Aim of the exercise: Could you please write out the data shown below, exactly and in full?

Source data:
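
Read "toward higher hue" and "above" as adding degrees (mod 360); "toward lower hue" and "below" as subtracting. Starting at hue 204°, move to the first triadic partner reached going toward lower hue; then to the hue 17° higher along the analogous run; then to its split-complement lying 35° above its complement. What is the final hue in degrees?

−120° (triadic ↓): 204 − 120 = 84°
+17° (analog 17° ↑): 84 + 17 = 101°
+215° (split-comp 35° ↑): 101 + 215 = 316°

316°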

Written answer:
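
Read "toward higher hue" and "above" as adding degrees (mod 360); "toward lower hue" and "below" as subtracting. Starting at hue 204°, move to the first triadic partner reached going toward lower hue; then to the hue 17° higher along the analogous run; then to its split-complement lying 35° above its complement. What is the final hue in degrees?

−120° (triadic ↓): 204 − 120 = 84°
+17° (analog 17° ↑): 84 + 17 = 101°
+215° (split-comp 35° ↑): 101 + 215 = 316°

316°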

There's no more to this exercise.